---------- Data under study

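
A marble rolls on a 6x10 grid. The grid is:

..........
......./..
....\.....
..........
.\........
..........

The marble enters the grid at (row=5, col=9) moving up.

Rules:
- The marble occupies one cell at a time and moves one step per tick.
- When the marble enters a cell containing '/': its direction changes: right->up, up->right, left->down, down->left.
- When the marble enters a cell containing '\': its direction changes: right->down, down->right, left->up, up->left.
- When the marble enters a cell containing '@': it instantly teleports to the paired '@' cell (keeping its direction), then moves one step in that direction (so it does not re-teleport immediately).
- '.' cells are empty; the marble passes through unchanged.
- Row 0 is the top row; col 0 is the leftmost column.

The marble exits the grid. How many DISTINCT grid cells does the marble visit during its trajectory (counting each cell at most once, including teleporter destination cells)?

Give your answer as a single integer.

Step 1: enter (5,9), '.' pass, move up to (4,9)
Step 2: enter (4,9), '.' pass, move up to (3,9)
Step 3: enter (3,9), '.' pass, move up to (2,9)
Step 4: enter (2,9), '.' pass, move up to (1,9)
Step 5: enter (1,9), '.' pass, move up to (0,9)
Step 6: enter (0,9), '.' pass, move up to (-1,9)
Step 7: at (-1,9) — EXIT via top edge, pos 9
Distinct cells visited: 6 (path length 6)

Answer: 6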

--------------------
---------- Data under study

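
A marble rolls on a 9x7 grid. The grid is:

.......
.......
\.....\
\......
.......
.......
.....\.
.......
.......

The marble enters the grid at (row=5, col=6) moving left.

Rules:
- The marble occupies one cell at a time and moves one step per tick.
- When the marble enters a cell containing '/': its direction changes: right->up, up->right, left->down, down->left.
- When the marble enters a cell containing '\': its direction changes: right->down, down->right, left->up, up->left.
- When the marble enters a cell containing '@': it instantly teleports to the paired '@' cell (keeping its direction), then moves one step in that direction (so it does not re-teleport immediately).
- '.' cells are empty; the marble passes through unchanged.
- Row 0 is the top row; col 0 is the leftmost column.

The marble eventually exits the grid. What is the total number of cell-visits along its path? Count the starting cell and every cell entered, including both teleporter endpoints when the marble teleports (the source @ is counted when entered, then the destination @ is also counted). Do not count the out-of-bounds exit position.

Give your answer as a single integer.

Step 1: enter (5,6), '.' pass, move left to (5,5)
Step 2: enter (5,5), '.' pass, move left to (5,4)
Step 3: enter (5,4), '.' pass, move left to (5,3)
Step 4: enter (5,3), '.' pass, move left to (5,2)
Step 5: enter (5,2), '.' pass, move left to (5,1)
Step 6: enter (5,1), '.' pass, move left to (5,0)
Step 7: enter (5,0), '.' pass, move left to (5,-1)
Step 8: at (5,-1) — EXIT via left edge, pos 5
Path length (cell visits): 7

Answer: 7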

--------------------
---------- Data under study

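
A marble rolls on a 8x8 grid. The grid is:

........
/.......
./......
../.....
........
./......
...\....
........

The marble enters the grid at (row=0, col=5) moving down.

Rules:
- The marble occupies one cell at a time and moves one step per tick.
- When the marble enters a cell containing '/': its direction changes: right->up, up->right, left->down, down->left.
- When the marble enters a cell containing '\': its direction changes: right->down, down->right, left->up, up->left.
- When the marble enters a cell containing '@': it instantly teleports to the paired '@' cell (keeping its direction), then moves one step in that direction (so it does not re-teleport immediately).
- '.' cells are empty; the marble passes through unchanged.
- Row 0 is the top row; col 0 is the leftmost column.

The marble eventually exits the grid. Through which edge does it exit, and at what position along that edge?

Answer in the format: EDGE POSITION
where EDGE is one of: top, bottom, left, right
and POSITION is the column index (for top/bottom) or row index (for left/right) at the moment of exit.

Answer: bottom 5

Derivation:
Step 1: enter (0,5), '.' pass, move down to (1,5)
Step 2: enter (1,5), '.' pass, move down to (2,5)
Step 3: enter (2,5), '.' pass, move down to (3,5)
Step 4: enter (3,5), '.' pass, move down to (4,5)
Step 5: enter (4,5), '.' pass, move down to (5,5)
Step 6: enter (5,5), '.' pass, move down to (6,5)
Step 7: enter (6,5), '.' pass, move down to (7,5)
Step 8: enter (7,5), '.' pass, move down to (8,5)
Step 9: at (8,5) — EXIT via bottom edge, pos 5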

--------------------

**Aim of the task**
Search the entries for the word "rolls", then gather every line that has it.

**The completed task**
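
A marble rolls on a 6x10 grid. The grid is:
A marble rolls on a 9x7 grid. The grid is:
A marble rolls on a 8x8 grid. The grid is: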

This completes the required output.